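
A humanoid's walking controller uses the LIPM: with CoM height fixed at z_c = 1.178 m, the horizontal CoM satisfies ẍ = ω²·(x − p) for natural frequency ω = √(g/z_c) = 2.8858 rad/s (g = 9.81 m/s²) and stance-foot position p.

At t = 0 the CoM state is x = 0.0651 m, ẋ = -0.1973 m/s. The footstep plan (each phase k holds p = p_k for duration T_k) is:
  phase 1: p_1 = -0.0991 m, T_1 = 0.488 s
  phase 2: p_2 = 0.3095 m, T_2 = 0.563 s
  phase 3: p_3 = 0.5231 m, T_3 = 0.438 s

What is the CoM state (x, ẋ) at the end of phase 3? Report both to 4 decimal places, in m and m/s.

phase 1: p=-0.0991, T=0.488, ωT=1.408270, cosh=2.166722, sinh=1.922156; start (x,ẋ)=(0.065100, -0.197300) → end (x,ẋ)=(0.125259, 0.483316)
phase 2: p=0.3095, T=0.563, ωT=1.624705, cosh=2.636946, sinh=2.439977; start (x,ẋ)=(0.125259, 0.483316) → end (x,ẋ)=(0.232317, -0.022812)
phase 3: p=0.5231, T=0.438, ωT=1.263980, cosh=1.911005, sinh=1.628477; start (x,ẋ)=(0.232317, -0.022812) → end (x,ẋ)=(-0.045462, -1.410120)

x = -0.0455, ẋ = -1.4101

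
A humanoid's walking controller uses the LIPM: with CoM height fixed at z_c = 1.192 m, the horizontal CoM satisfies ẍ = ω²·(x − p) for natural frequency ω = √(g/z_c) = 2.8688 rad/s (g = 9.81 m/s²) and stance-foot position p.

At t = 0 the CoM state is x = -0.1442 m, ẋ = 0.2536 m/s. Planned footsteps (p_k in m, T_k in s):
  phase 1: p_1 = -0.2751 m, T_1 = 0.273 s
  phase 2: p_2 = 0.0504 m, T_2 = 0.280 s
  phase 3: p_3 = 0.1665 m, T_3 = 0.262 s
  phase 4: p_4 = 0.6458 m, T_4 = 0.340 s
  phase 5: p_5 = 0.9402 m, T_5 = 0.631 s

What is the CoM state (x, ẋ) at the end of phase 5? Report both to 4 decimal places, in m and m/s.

x = 0.0436, ẋ = -2.3280

phase 1: p=-0.2751, T=0.273, ωT=0.783182, cosh=1.322688, sinh=0.865738; start (x,ẋ)=(-0.144200, 0.253600) → end (x,ẋ)=(-0.025430, 0.660541)
phase 2: p=0.0504, T=0.280, ωT=0.803264, cosh=1.340341, sinh=0.892476; start (x,ẋ)=(-0.025430, 0.660541) → end (x,ẋ)=(0.154255, 0.691201)
phase 3: p=0.1665, T=0.262, ωT=0.751626, cosh=1.296022, sinh=0.824422; start (x,ẋ)=(0.154255, 0.691201) → end (x,ẋ)=(0.349264, 0.866850)
phase 4: p=0.6458, T=0.340, ωT=0.975392, cosh=1.514626, sinh=1.137581; start (x,ẋ)=(0.349264, 0.866850) → end (x,ẋ)=(0.540396, 0.345212)
phase 5: p=0.9402, T=0.631, ωT=1.810213, cosh=3.137684, sinh=2.974064; start (x,ẋ)=(0.540396, 0.345212) → end (x,ẋ)=(0.043621, -2.327958)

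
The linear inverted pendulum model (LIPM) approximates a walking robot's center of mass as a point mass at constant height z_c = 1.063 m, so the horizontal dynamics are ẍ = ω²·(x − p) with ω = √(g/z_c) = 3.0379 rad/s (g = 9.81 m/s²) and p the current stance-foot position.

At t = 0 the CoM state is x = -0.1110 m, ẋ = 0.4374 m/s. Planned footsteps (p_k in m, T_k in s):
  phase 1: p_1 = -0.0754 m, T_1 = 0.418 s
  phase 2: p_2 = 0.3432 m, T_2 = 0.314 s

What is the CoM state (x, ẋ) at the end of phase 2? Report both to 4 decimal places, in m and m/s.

x = 0.2104, ẋ = 0.1454

phase 1: p=-0.0754, T=0.418, ωT=1.269842, cosh=1.920583, sinh=1.639707; start (x,ẋ)=(-0.111000, 0.437400) → end (x,ẋ)=(0.092314, 0.662730)
phase 2: p=0.3432, T=0.314, ωT=0.953901, cosh=1.490525, sinh=1.105290; start (x,ẋ)=(0.092314, 0.662730) → end (x,ẋ)=(0.210371, 0.145401)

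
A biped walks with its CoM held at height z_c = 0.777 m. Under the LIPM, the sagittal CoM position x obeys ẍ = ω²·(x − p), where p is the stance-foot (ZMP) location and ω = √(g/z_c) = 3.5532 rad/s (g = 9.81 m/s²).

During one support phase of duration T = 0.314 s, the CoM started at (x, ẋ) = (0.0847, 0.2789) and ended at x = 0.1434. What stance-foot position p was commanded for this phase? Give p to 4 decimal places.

ωT = 3.5532·0.314 = 1.115705; cosh(ωT) = 1.689701, sinh(ωT) = 1.362017
x(T) = p + (x₀−p)·cosh(ωT) + (ẋ₀/ω)·sinh(ωT) ⇒ p·(1 − cosh) = x(T) − x₀·cosh − (ẋ₀/ω)·sinh
numerator   = 0.1434 − (0.0847)·1.689701 − (0.2789/3.5532)·1.362017 = -0.106626
denominator = 1 − 1.689701 = -0.689701
p = -0.106626 / -0.689701 = 0.1546

p = 0.1546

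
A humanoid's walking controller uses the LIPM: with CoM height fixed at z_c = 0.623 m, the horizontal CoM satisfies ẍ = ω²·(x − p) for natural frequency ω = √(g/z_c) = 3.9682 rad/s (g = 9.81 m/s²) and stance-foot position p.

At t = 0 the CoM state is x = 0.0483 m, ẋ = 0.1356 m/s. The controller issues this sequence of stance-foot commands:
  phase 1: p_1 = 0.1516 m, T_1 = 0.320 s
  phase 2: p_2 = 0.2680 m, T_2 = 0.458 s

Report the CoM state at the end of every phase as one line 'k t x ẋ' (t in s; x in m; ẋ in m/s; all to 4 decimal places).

1 0.3200 0.0092 -0.4117
2 0.7780 -0.8604 -4.3778

phase 1: p=0.1516, T=0.320, ωT=1.269824, cosh=1.920553, sinh=1.639672; start (x,ẋ)=(0.048300, 0.135600) → end (x,ẋ)=(0.009237, -0.411699)
phase 2: p=0.2680, T=0.458, ωT=1.817436, cosh=3.159247, sinh=2.996805; start (x,ẋ)=(0.009237, -0.411699) → end (x,ẋ)=(-0.860413, -4.377847)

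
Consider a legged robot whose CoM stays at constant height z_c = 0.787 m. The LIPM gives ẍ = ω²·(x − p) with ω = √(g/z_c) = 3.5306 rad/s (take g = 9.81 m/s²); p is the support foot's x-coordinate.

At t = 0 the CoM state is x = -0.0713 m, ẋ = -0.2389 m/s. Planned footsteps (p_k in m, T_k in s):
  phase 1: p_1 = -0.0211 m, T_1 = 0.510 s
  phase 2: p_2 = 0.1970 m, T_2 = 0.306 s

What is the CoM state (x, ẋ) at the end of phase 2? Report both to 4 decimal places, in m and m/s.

x = -1.2116, ẋ = -4.7154

phase 1: p=-0.0211, T=0.510, ωT=1.800606, cosh=3.109257, sinh=2.944058; start (x,ẋ)=(-0.071300, -0.238900) → end (x,ẋ)=(-0.376396, -1.264595)
phase 2: p=0.1970, T=0.306, ωT=1.080364, cosh=1.642611, sinh=1.303139; start (x,ẋ)=(-0.376396, -1.264595) → end (x,ẋ)=(-1.211627, -4.715354)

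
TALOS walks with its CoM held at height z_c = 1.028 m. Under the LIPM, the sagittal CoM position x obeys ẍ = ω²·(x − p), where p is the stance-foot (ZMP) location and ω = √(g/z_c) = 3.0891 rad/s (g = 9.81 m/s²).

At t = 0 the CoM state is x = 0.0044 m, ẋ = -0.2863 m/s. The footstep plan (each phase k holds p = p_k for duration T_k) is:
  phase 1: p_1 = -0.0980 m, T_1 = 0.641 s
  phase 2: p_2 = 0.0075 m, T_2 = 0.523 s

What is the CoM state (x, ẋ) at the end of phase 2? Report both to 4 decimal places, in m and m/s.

phase 1: p=-0.0980, T=0.641, ωT=1.980113, cosh=3.690808, sinh=3.552754; start (x,ẋ)=(0.004400, -0.286300) → end (x,ẋ)=(-0.049333, 0.067143)
phase 2: p=0.0075, T=0.523, ωT=1.615599, cosh=2.614837, sinh=2.416065; start (x,ẋ)=(-0.049333, 0.067143) → end (x,ẋ)=(-0.088595, -0.248605)

x = -0.0886, ẋ = -0.2486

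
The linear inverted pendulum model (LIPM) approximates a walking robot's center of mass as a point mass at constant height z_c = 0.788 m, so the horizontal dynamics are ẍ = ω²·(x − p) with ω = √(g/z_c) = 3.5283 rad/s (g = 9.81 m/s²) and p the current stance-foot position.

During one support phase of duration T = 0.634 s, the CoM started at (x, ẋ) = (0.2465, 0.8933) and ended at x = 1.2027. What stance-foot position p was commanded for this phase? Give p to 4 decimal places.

ωT = 3.5283·0.634 = 2.236942; cosh(ωT) = 4.735718, sinh(ωT) = 4.628934
x(T) = p + (x₀−p)·cosh(ωT) + (ẋ₀/ω)·sinh(ωT) ⇒ p·(1 − cosh) = x(T) − x₀·cosh − (ẋ₀/ω)·sinh
numerator   = 1.2027 − (0.2465)·4.735718 − (0.8933/3.5283)·4.628934 = -1.136615
denominator = 1 − 4.735718 = -3.735718
p = -1.136615 / -3.735718 = 0.3043

p = 0.3043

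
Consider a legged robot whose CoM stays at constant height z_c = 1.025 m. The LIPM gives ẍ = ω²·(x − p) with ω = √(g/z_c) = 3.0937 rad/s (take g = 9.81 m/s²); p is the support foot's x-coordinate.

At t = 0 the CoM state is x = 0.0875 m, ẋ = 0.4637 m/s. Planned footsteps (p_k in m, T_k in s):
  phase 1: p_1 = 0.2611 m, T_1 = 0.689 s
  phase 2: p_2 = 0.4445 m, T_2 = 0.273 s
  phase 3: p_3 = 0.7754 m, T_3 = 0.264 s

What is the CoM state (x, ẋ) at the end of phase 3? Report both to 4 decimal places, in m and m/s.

x = -0.7024, ẋ = -3.9892

phase 1: p=0.2611, T=0.689, ωT=2.131559, cosh=4.273325, sinh=4.154673; start (x,ẋ)=(0.087500, 0.463700) → end (x,ẋ)=(0.141975, -0.249794)
phase 2: p=0.4445, T=0.273, ωT=0.844580, cosh=1.378369, sinh=0.948631; start (x,ẋ)=(0.141975, -0.249794) → end (x,ẋ)=(-0.049086, -1.232153)
phase 3: p=0.7754, T=0.264, ωT=0.816737, cosh=1.352487, sinh=0.910616; start (x,ẋ)=(-0.049086, -1.232153) → end (x,ẋ)=(-0.702385, -3.989191)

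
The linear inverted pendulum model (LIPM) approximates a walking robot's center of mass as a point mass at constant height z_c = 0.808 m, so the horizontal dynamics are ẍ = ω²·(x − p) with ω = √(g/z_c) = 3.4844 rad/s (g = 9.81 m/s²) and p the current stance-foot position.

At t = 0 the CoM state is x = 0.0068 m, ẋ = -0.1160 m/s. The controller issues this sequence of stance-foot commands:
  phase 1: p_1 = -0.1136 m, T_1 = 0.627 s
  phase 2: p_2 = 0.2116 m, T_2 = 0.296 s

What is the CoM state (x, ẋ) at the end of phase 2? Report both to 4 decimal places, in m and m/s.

phase 1: p=-0.1136, T=0.627, ωT=2.184719, cosh=4.500329, sinh=4.387820; start (x,ẋ)=(0.006800, -0.116000) → end (x,ẋ)=(0.282164, 1.318748)
phase 2: p=0.2116, T=0.296, ωT=1.031382, cosh=1.580727, sinh=1.224213; start (x,ẋ)=(0.282164, 1.318748) → end (x,ẋ)=(0.786472, 2.385580)

x = 0.7865, ẋ = 2.3856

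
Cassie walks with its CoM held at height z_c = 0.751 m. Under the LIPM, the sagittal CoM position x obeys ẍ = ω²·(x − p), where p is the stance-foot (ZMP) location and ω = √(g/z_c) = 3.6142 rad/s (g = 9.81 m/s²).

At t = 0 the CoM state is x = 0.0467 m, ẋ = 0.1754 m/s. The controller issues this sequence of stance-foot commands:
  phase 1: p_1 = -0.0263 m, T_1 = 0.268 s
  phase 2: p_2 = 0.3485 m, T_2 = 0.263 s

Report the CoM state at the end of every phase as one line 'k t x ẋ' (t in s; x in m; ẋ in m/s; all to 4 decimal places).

phase 1: p=-0.0263, T=0.268, ωT=0.968606, cosh=1.506940, sinh=1.127328; start (x,ẋ)=(0.046700, 0.175400) → end (x,ẋ)=(0.138417, 0.561748)
phase 2: p=0.3485, T=0.263, ωT=0.950535, cosh=1.486813, sinh=1.100279; start (x,ẋ)=(0.138417, 0.561748) → end (x,ẋ)=(0.207160, -0.000209)

1 0.2680 0.1384 0.5617
2 0.5310 0.2072 -0.0002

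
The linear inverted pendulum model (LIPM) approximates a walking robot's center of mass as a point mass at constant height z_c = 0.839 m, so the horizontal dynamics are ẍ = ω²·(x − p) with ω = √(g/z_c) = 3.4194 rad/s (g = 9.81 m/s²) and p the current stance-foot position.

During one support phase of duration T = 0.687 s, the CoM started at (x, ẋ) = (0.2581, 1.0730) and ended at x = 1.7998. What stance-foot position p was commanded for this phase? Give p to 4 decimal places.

ωT = 3.4194·0.687 = 2.349128; cosh(ωT) = 5.285940, sinh(ωT) = 5.190488
x(T) = p + (x₀−p)·cosh(ωT) + (ẋ₀/ω)·sinh(ωT) ⇒ p·(1 − cosh) = x(T) − x₀·cosh − (ẋ₀/ω)·sinh
numerator   = 1.7998 − (0.2581)·5.285940 − (1.0730/3.4194)·5.190488 = -1.193265
denominator = 1 − 5.285940 = -4.285940
p = -1.193265 / -4.285940 = 0.2784

p = 0.2784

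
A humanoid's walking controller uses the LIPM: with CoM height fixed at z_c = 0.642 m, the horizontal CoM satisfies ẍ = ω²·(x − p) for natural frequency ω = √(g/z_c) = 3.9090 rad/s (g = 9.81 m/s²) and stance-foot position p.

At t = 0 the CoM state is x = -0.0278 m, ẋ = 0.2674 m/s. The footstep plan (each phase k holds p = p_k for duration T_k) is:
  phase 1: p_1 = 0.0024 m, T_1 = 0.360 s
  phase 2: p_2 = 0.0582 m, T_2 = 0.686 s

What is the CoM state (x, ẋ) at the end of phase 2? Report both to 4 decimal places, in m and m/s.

phase 1: p=0.0024, T=0.360, ωT=1.407240, cosh=2.164742, sinh=1.919924; start (x,ẋ)=(-0.027800, 0.267400) → end (x,ẋ)=(0.068360, 0.352202)
phase 2: p=0.0582, T=0.686, ωT=2.681574, cosh=7.338262, sinh=7.269806; start (x,ẋ)=(0.068360, 0.352202) → end (x,ẋ)=(0.787764, 2.873259)

x = 0.7878, ẋ = 2.8733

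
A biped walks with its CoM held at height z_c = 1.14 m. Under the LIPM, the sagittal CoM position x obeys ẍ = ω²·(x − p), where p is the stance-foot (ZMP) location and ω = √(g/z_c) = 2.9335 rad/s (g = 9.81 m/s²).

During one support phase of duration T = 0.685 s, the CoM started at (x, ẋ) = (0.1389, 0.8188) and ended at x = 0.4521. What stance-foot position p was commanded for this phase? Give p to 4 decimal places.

p = 0.3925

ωT = 2.9335·0.685 = 2.009448; cosh(ωT) = 3.796629, sinh(ωT) = 3.662566
x(T) = p + (x₀−p)·cosh(ωT) + (ẋ₀/ω)·sinh(ωT) ⇒ p·(1 − cosh) = x(T) − x₀·cosh − (ẋ₀/ω)·sinh
numerator   = 0.4521 − (0.1389)·3.796629 − (0.8188/2.9335)·3.662566 = -1.097549
denominator = 1 − 3.796629 = -2.796629
p = -1.097549 / -2.796629 = 0.3925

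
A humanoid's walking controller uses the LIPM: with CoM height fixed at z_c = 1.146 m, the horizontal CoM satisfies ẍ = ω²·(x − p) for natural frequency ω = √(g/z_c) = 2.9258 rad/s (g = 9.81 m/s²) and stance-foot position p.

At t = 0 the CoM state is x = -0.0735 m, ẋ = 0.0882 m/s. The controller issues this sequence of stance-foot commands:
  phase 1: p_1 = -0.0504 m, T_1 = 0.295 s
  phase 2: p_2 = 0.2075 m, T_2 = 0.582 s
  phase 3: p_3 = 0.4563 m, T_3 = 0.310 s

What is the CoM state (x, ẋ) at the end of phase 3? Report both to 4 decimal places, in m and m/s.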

--- What you have to do ---
Print, from the entries above, the line with "TALOS walks with", the line with "phase 2: p_2 = 0.0075 m, T_2 = 0.523 s" and all lines between them, exactly and with nothing else.

--- Answer box ---
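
TALOS walks with its CoM held at height z_c = 1.028 m. Under the LIPM, the sagittal CoM position x obeys ẍ = ω²·(x − p), where p is the stance-foot (ZMP) location and ω = √(g/z_c) = 3.0891 rad/s (g = 9.81 m/s²).

At t = 0 the CoM state is x = 0.0044 m, ẋ = -0.2863 m/s. The footstep plan (each phase k holds p = p_k for duration T_k) is:
  phase 1: p_1 = -0.0980 m, T_1 = 0.641 s
  phase 2: p_2 = 0.0075 m, T_2 = 0.523 s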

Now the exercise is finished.